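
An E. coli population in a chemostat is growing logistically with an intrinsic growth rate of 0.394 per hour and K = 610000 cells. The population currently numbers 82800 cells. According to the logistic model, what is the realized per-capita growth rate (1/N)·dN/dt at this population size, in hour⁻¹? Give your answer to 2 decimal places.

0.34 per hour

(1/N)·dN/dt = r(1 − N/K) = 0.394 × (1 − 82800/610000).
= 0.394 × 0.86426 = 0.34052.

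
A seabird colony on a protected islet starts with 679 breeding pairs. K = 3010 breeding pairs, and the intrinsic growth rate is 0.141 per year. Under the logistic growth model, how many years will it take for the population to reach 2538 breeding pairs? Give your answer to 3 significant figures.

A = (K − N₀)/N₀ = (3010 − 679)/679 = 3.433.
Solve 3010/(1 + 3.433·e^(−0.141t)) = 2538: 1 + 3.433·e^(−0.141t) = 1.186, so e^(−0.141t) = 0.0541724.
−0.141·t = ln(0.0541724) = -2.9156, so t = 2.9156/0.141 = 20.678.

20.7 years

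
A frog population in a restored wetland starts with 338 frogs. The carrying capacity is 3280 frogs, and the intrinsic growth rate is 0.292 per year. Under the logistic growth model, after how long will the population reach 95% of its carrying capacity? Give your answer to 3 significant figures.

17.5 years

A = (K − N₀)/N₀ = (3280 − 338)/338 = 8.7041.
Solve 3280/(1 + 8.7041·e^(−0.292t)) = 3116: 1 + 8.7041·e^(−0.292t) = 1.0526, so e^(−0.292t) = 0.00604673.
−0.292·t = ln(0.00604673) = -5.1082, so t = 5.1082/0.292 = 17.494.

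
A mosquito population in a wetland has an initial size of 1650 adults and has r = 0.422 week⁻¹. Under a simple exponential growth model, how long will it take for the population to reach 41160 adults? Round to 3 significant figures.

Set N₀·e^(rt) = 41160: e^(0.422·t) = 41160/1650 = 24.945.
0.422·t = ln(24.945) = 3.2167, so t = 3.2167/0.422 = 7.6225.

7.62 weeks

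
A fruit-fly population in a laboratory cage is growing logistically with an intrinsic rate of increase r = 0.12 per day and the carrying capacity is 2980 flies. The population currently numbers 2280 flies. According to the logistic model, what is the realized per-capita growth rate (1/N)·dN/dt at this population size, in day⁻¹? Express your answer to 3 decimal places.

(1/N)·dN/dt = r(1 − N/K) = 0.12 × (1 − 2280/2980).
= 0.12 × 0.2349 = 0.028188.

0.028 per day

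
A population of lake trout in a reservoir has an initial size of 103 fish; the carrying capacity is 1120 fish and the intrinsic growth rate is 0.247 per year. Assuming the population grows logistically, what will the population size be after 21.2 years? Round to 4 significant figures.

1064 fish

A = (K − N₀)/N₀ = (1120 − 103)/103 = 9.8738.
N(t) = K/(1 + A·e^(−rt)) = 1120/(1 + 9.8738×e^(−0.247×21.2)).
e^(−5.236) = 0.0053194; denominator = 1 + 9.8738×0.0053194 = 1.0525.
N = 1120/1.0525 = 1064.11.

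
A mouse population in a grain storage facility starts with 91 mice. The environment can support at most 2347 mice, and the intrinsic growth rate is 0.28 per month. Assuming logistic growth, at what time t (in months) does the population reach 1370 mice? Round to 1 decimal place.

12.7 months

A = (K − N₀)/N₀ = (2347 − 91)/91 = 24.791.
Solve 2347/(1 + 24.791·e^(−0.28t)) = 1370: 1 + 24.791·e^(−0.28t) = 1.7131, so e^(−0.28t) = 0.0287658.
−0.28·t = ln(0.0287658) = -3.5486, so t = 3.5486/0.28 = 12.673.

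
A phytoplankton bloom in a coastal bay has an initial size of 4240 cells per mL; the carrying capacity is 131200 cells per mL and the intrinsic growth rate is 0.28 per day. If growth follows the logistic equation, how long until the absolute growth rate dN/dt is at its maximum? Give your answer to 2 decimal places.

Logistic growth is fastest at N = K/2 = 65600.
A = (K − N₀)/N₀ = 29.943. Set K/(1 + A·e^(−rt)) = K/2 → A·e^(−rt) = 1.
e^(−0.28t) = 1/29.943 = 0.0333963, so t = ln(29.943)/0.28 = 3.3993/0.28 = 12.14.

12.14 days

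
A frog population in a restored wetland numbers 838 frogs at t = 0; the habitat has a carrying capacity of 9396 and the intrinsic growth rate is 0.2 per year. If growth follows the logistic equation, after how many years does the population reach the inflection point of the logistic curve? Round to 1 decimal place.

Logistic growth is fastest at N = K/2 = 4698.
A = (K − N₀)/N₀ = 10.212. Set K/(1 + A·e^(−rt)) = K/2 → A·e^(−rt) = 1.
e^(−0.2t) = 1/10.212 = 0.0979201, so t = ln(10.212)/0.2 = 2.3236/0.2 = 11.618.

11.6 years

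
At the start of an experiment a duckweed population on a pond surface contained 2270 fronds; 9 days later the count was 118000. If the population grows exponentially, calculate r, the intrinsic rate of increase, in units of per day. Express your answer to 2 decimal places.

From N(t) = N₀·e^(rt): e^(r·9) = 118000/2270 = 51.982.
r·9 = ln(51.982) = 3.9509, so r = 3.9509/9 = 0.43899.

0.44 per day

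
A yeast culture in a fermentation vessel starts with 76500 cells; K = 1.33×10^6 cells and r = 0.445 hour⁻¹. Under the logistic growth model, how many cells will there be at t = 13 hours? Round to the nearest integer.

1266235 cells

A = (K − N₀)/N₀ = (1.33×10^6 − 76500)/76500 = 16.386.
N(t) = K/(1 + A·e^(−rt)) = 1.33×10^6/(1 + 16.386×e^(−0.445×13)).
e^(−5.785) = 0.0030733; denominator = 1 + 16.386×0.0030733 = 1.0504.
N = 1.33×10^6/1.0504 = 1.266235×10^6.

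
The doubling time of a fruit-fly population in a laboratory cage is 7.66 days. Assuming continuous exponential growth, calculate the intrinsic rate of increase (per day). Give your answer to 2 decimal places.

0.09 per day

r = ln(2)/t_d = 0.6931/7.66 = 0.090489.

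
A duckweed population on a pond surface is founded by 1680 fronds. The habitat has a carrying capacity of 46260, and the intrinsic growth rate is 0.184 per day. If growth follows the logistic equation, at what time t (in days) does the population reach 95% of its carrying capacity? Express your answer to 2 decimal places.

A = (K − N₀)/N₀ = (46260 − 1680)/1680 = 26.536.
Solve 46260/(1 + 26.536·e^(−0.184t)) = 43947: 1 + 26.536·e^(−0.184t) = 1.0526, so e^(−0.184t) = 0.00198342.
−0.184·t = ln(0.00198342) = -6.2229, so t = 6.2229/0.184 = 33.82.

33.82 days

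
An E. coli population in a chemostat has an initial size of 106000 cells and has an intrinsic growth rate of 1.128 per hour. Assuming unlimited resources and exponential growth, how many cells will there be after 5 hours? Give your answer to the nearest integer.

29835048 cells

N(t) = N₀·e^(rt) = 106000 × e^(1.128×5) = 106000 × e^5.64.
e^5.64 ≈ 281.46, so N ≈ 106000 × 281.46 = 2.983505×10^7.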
════════════════
Work task: Having read the material, return all of it word for word.

Answer box:
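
An E. coli population in a chemostat is growing logistically with an intrinsic growth rate of 0.394 per hour and K = 610000 cells. The population currently numbers 82800 cells. According to the logistic model, what is the realized per-capita growth rate (1/N)·dN/dt at this population size, in hour⁻¹? Give your answer to 2 decimal places.

0.34 per hour

(1/N)·dN/dt = r(1 − N/K) = 0.394 × (1 − 82800/610000).
= 0.394 × 0.86426 = 0.34052.

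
A seabird colony on a protected islet starts with 679 breeding pairs. K = 3010 breeding pairs, and the intrinsic growth rate is 0.141 per year. Under the logistic growth model, how many years will it take for the population to reach 2538 breeding pairs? Give your answer to 3 significant figures.

A = (K − N₀)/N₀ = (3010 − 679)/679 = 3.433.
Solve 3010/(1 + 3.433·e^(−0.141t)) = 2538: 1 + 3.433·e^(−0.141t) = 1.186, so e^(−0.141t) = 0.0541724.
−0.141·t = ln(0.0541724) = -2.9156, so t = 2.9156/0.141 = 20.678.

20.7 years

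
A frog population in a restored wetland starts with 338 frogs. The carrying capacity is 3280 frogs, and the intrinsic growth rate is 0.292 per year. Under the logistic growth model, after how long will the population reach 95% of its carrying capacity? Give your answer to 3 significant figures.

17.5 years

A = (K − N₀)/N₀ = (3280 − 338)/338 = 8.7041.
Solve 3280/(1 + 8.7041·e^(−0.292t)) = 3116: 1 + 8.7041·e^(−0.292t) = 1.0526, so e^(−0.292t) = 0.00604673.
−0.292·t = ln(0.00604673) = -5.1082, so t = 5.1082/0.292 = 17.494.

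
A mosquito population in a wetland has an initial size of 1650 adults and has r = 0.422 week⁻¹. Under a simple exponential growth model, how long will it take for the population to reach 41160 adults? Round to 3 significant figures.

Set N₀·e^(rt) = 41160: e^(0.422·t) = 41160/1650 = 24.945.
0.422·t = ln(24.945) = 3.2167, so t = 3.2167/0.422 = 7.6225.

7.62 weeks

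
A fruit-fly population in a laboratory cage is growing logistically with an intrinsic rate of increase r = 0.12 per day and the carrying capacity is 2980 flies. The population currently numbers 2280 flies. According to the logistic model, what is the realized per-capita growth rate (1/N)·dN/dt at this population size, in day⁻¹? Express your answer to 3 decimal places.

(1/N)·dN/dt = r(1 − N/K) = 0.12 × (1 − 2280/2980).
= 0.12 × 0.2349 = 0.028188.

0.028 per day

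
A population of lake trout in a reservoir has an initial size of 103 fish; the carrying capacity is 1120 fish and the intrinsic growth rate is 0.247 per year. Assuming the population grows logistically, what will the population size be after 21.2 years? Round to 4 significant figures.

1064 fish

A = (K − N₀)/N₀ = (1120 − 103)/103 = 9.8738.
N(t) = K/(1 + A·e^(−rt)) = 1120/(1 + 9.8738×e^(−0.247×21.2)).
e^(−5.236) = 0.0053194; denominator = 1 + 9.8738×0.0053194 = 1.0525.
N = 1120/1.0525 = 1064.11.

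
A mouse population in a grain storage facility starts with 91 mice. The environment can support at most 2347 mice, and the intrinsic growth rate is 0.28 per month. Assuming logistic growth, at what time t (in months) does the population reach 1370 mice? Round to 1 decimal place.

12.7 months

A = (K − N₀)/N₀ = (2347 − 91)/91 = 24.791.
Solve 2347/(1 + 24.791·e^(−0.28t)) = 1370: 1 + 24.791·e^(−0.28t) = 1.7131, so e^(−0.28t) = 0.0287658.
−0.28·t = ln(0.0287658) = -3.5486, so t = 3.5486/0.28 = 12.673.

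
A phytoplankton bloom in a coastal bay has an initial size of 4240 cells per mL; the carrying capacity is 131200 cells per mL and the intrinsic growth rate is 0.28 per day. If growth follows the logistic equation, how long until the absolute growth rate dN/dt is at its maximum? Give your answer to 2 decimal places.

Logistic growth is fastest at N = K/2 = 65600.
A = (K − N₀)/N₀ = 29.943. Set K/(1 + A·e^(−rt)) = K/2 → A·e^(−rt) = 1.
e^(−0.28t) = 1/29.943 = 0.0333963, so t = ln(29.943)/0.28 = 3.3993/0.28 = 12.14.

12.14 days

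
A frog population in a restored wetland numbers 838 frogs at t = 0; the habitat has a carrying capacity of 9396 and the intrinsic growth rate is 0.2 per year. If growth follows the logistic equation, after how many years does the population reach the inflection point of the logistic curve? Round to 1 decimal place.

Logistic growth is fastest at N = K/2 = 4698.
A = (K − N₀)/N₀ = 10.212. Set K/(1 + A·e^(−rt)) = K/2 → A·e^(−rt) = 1.
e^(−0.2t) = 1/10.212 = 0.0979201, so t = ln(10.212)/0.2 = 2.3236/0.2 = 11.618.

11.6 years

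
At the start of an experiment a duckweed population on a pond surface contained 2270 fronds; 9 days later the count was 118000. If the population grows exponentially, calculate r, the intrinsic rate of increase, in units of per day. Express your answer to 2 decimal places.

From N(t) = N₀·e^(rt): e^(r·9) = 118000/2270 = 51.982.
r·9 = ln(51.982) = 3.9509, so r = 3.9509/9 = 0.43899.

0.44 per day

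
A yeast culture in a fermentation vessel starts with 76500 cells; K = 1.33×10^6 cells and r = 0.445 hour⁻¹. Under the logistic growth model, how many cells will there be at t = 13 hours? Round to the nearest integer.

1266235 cells

A = (K − N₀)/N₀ = (1.33×10^6 − 76500)/76500 = 16.386.
N(t) = K/(1 + A·e^(−rt)) = 1.33×10^6/(1 + 16.386×e^(−0.445×13)).
e^(−5.785) = 0.0030733; denominator = 1 + 16.386×0.0030733 = 1.0504.
N = 1.33×10^6/1.0504 = 1.266235×10^6.

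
The doubling time of a fruit-fly population in a laboratory cage is 7.66 days. Assuming continuous exponential growth, calculate the intrinsic rate of increase (per day). Give your answer to 2 decimal places.

0.09 per day

r = ln(2)/t_d = 0.6931/7.66 = 0.090489.

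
A duckweed population on a pond surface is founded by 1680 fronds. The habitat has a carrying capacity of 46260, and the intrinsic growth rate is 0.184 per day. If growth follows the logistic equation, at what time t (in days) does the population reach 95% of its carrying capacity? Express your answer to 2 decimal places.

A = (K − N₀)/N₀ = (46260 − 1680)/1680 = 26.536.
Solve 46260/(1 + 26.536·e^(−0.184t)) = 43947: 1 + 26.536·e^(−0.184t) = 1.0526, so e^(−0.184t) = 0.00198342.
−0.184·t = ln(0.00198342) = -6.2229, so t = 6.2229/0.184 = 33.82.

33.82 days

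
An E. coli population in a chemostat has an initial size of 106000 cells and has an intrinsic growth rate of 1.128 per hour. Assuming unlimited resources and exponential growth, how many cells will there be after 5 hours? Give your answer to the nearest integer.

29835048 cells

N(t) = N₀·e^(rt) = 106000 × e^(1.128×5) = 106000 × e^5.64.
e^5.64 ≈ 281.46, so N ≈ 106000 × 281.46 = 2.983505×10^7.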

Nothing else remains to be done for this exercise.